What this task involves: Transcribe, word for word and without additions, each line below from the one containing "veklmykkzqm becomes lkymkkqzm" through the one containing "maps to 'kyffewmhjw'", both ends included.

Records to process:
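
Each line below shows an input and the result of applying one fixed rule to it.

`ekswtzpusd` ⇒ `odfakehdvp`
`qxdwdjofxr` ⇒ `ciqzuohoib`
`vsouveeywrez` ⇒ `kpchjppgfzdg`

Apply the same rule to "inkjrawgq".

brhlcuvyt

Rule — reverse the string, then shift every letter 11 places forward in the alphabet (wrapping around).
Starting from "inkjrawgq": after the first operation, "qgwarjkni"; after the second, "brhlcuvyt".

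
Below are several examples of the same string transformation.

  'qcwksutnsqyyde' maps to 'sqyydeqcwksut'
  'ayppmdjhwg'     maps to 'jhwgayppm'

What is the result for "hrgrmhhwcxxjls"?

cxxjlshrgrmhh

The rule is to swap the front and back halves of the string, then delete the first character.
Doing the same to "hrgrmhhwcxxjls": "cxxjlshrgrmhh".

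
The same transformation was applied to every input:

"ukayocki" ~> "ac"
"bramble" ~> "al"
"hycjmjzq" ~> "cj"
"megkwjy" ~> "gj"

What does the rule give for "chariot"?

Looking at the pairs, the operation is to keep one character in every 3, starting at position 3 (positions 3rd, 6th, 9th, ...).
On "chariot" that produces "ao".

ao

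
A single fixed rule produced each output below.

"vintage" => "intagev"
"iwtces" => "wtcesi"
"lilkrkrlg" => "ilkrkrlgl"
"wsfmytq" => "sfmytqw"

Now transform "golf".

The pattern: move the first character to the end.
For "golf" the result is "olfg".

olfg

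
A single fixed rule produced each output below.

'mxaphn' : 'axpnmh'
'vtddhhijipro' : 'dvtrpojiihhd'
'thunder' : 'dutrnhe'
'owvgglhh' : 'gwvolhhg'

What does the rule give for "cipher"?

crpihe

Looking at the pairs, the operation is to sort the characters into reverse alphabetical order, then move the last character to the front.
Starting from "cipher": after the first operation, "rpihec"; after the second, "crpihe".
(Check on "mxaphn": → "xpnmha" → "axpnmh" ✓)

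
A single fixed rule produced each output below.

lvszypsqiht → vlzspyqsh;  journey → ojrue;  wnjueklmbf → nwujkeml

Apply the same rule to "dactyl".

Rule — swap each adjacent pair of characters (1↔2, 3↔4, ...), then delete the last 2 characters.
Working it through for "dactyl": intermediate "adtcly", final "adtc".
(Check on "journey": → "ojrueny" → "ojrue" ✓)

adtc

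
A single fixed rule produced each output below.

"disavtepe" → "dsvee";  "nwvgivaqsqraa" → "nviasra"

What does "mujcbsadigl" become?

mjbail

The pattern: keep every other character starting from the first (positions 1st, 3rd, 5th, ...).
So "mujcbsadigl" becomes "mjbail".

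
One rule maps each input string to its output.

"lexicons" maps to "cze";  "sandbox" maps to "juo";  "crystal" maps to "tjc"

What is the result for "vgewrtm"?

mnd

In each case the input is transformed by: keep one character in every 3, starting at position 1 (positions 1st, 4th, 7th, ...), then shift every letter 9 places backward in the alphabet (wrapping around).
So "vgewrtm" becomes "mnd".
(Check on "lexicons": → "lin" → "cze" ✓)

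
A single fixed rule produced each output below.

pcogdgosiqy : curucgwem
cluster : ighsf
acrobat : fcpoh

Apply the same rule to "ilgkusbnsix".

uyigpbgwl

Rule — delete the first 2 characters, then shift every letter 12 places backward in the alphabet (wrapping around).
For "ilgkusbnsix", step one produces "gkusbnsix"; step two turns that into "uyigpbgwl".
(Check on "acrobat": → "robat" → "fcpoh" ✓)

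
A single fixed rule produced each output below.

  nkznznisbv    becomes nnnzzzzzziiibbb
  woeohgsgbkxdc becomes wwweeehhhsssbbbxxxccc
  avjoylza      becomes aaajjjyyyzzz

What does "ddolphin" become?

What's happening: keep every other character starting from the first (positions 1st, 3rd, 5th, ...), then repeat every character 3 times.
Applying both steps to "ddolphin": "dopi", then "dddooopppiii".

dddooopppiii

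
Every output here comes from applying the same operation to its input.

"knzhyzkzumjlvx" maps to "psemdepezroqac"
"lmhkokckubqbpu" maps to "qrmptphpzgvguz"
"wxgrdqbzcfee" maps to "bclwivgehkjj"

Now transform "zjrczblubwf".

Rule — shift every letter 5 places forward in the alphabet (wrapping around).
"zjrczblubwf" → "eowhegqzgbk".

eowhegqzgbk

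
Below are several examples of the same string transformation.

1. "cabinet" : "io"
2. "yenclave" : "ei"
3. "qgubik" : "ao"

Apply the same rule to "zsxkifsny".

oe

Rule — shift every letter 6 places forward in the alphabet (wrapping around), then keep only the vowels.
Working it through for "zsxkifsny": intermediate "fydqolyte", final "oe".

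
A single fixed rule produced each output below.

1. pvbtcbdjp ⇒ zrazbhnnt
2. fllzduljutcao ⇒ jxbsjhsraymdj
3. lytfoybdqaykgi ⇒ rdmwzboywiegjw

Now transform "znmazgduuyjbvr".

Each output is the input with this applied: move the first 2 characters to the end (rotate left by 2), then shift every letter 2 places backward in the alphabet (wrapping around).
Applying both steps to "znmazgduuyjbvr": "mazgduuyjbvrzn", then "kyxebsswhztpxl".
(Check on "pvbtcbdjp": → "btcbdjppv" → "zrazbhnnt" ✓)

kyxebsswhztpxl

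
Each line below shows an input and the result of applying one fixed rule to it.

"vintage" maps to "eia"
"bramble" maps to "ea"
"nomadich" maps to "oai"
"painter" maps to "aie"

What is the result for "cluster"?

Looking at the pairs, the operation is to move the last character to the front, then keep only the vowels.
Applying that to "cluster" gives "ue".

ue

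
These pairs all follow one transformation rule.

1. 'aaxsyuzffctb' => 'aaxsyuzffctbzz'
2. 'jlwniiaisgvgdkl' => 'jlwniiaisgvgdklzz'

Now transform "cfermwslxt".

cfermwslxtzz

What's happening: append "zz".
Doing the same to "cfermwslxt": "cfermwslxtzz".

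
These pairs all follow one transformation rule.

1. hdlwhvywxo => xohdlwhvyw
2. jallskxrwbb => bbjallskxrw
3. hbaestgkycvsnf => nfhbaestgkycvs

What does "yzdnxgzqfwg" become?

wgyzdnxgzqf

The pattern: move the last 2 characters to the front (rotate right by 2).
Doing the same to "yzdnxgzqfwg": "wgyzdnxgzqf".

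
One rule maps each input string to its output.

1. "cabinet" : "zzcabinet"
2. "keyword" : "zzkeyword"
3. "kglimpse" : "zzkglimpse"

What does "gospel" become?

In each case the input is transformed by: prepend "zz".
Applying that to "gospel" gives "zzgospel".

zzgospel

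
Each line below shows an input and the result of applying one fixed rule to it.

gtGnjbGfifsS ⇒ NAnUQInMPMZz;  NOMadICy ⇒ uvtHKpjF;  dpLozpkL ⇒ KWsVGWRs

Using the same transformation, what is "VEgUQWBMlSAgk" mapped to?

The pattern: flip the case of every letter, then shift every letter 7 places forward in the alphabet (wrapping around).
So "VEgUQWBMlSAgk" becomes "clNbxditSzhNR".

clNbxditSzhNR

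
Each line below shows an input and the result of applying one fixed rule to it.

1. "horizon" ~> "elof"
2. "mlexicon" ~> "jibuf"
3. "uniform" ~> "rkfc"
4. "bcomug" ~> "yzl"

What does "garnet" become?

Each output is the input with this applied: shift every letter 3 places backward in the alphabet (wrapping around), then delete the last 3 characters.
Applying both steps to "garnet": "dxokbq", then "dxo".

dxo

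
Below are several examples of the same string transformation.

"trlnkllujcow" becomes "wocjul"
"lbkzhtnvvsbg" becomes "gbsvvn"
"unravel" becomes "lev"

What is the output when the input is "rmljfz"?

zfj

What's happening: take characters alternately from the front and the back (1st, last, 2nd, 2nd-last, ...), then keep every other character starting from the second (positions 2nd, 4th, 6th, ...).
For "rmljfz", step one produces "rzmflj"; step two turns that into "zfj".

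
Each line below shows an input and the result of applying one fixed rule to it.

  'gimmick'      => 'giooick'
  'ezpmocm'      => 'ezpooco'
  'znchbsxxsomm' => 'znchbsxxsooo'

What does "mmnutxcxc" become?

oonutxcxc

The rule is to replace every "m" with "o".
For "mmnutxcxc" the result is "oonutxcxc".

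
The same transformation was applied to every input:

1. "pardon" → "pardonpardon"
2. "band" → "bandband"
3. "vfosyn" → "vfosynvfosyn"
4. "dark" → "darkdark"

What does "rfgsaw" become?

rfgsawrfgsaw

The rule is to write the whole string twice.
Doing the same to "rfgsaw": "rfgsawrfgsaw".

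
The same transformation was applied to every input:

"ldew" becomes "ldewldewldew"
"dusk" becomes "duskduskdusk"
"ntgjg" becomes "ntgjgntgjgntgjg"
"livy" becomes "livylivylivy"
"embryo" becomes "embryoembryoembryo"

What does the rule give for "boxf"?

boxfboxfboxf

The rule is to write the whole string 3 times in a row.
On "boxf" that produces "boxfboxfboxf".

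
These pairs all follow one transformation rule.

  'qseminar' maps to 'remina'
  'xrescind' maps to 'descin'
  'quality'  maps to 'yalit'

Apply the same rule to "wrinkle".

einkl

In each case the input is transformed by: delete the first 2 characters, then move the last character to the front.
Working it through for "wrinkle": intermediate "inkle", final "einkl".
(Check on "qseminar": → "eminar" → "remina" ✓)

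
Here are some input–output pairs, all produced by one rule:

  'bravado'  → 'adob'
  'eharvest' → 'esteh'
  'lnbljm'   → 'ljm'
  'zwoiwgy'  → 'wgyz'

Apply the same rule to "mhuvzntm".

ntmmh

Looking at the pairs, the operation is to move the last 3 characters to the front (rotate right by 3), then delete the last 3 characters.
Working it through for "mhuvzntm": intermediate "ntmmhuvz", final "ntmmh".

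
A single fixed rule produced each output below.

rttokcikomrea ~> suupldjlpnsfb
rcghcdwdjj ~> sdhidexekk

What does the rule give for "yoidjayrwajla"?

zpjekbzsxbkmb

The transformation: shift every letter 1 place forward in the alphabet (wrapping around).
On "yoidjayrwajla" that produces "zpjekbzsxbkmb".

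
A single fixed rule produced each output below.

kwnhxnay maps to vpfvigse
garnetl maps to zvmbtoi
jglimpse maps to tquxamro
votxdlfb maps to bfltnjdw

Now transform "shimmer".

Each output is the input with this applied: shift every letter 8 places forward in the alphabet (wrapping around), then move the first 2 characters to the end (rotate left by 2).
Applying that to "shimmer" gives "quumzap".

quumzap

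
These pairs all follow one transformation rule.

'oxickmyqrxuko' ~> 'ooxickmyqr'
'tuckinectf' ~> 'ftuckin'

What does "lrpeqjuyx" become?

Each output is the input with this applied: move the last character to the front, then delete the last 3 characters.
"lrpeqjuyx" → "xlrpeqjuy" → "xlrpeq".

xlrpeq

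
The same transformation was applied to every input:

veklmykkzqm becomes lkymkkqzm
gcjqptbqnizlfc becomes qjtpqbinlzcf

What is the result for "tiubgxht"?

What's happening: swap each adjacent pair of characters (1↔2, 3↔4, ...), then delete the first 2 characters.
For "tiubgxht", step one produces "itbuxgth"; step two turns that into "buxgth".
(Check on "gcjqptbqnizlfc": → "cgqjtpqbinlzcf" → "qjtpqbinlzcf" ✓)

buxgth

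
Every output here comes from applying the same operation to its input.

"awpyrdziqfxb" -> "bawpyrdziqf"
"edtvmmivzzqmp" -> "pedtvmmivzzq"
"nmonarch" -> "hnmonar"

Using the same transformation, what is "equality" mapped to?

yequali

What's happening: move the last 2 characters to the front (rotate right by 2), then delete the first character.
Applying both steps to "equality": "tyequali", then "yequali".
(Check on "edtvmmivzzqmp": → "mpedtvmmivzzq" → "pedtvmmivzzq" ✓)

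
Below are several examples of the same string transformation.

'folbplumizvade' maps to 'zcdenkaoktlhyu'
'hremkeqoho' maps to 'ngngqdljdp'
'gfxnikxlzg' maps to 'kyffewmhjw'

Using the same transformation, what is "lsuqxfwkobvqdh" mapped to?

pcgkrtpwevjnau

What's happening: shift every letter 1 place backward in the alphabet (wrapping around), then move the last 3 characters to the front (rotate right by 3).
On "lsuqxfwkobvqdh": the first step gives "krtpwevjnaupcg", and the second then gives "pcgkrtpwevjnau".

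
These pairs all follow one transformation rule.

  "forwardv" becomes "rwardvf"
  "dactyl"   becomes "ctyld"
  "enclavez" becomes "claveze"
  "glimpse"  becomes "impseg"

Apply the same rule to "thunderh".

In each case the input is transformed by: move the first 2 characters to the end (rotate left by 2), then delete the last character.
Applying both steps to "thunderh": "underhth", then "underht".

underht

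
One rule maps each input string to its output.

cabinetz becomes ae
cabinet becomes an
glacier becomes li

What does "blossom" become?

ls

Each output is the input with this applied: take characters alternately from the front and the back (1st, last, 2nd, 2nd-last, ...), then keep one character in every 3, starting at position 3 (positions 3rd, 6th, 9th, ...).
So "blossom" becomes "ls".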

Your response:
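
veklmykkzqm becomes lkymkkqzm
gcjqptbqnizlfc becomes qjtpqbinlzcf

What is the result for "tiubgxht"?

What's happening: swap each adjacent pair of characters (1↔2, 3↔4, ...), then delete the first 2 characters.
For "tiubgxht", step one produces "itbuxgth"; step two turns that into "buxgth".
(Check on "gcjqptbqnizlfc": → "cgqjtpqbinlzcf" → "qjtpqbinlzcf" ✓)

buxgth

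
Every output here comes from applying the same operation to its input.

"awpyrdziqfxb" -> "bawpyrdziqf"
"edtvmmivzzqmp" -> "pedtvmmivzzq"
"nmonarch" -> "hnmonar"

Using the same transformation, what is "equality" mapped to?

yequali

What's happening: move the last 2 characters to the front (rotate right by 2), then delete the first character.
Applying both steps to "equality": "tyequali", then "yequali".
(Check on "edtvmmivzzqmp": → "mpedtvmmivzzq" → "pedtvmmivzzq" ✓)

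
Below are several examples of the same string transformation.

'folbplumizvade' maps to 'zcdenkaoktlhyu'
'hremkeqoho' maps to 'ngngqdljdp'
'gfxnikxlzg' maps to 'kyffewmhjw'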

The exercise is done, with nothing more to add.